■ **Work instruction**: Beginning with the line below that contains "A student's high" and ending with the line that contains "The student scored highly.", copy every line exactly. Copy nothing else.

■ **Recorded information**:
=== Begin Enclosure ===

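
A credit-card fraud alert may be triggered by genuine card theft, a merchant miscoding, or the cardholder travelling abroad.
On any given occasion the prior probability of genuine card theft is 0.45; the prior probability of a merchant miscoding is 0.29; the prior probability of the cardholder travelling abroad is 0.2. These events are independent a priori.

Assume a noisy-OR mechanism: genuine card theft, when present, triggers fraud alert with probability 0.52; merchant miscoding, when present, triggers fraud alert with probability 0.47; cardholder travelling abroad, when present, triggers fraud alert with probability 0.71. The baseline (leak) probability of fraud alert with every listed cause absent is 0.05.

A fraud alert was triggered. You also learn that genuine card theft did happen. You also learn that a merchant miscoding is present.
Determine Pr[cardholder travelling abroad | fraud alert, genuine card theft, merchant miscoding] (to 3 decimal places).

Under noisy-OR, P(fraud alert | causes) = 1 − (1−0.05)·∏(1−qᵢ) over the active causes.
Numerator (weight on configurations with cardholder travelling abroad): 0.929913·0.2 = 0.185983
Normalizer over all consistent configurations: 0.75832·0.8 + 0.929913·0.2 = 0.792639
P(cardholder travelling abroad | fraud alert, genuine card theft, merchant miscoding) = 0.185983/0.792639 ≈ 0.235

Pr[cardholder travelling abroad | fraud alert, genuine card theft, merchant miscoding] ≈ 0.235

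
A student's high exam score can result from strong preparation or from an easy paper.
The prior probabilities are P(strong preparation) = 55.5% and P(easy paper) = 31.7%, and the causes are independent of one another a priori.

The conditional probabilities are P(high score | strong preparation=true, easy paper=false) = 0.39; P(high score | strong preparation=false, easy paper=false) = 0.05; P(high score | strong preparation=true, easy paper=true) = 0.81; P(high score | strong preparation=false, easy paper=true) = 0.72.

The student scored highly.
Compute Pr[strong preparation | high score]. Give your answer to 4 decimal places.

Sum P(high score|·) weighted by the priors over the 4 (strong preparation, easy paper) configurations:
  P(high score) = 0.05·0.445·0.683 + 0.72·0.445·0.317 + 0.39·0.555·0.683 + 0.81·0.555·0.317
        = 0.015197 + 0.101567 + 0.147835 + 0.142507 = 0.407106
The terms with strong preparation present sum to 0.290342, so
  P(strong preparation | high score) = 0.290342 / 0.407106 ≈ 0.7132

Pr[strong preparation | high score] ≈ 0.7132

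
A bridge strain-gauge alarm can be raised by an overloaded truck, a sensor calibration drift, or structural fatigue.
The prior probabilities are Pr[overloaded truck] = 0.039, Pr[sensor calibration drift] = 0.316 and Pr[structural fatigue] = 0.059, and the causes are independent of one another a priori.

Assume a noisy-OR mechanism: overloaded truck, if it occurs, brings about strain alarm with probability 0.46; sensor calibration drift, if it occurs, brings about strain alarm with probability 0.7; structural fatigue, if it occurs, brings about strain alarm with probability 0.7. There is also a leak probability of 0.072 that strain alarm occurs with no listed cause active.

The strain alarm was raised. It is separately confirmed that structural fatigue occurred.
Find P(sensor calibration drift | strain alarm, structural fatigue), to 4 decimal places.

Under noisy-OR, P(strain alarm | causes) = 1 − (1−0.072)·∏(1−qᵢ) over the active causes.
Sum P(strain alarm|·) weighted by the priors over the 4 (overloaded truck, sensor calibration drift) configurations:
  P(strain alarm | structural fatigue) = 0.7216*0.961*0.684 + 0.91648*0.961*0.316 + 0.849664*0.039*0.684 + 0.954899*0.039*0.316
        = 0.474325 + 0.278313 + 0.022666 + 0.011768 = 0.787072
The terms with sensor calibration drift present sum to 0.290081, so
  P(sensor calibration drift | strain alarm, structural fatigue) = 0.290081 / 0.787072 ≈ 0.3686

P(sensor calibration drift | strain alarm, structural fatigue) ≈ 0.3686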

=== End Enclosure ===

■ **Expected output**:
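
A student's high exam score can result from strong preparation or from an easy paper.
The prior probabilities are P(strong preparation) = 55.5% and P(easy paper) = 31.7%, and the causes are independent of one another a priori.

The conditional probabilities are P(high score | strong preparation=true, easy paper=false) = 0.39; P(high score | strong preparation=false, easy paper=false) = 0.05; P(high score | strong preparation=true, easy paper=true) = 0.81; P(high score | strong preparation=false, easy paper=true) = 0.72.

The student scored highly.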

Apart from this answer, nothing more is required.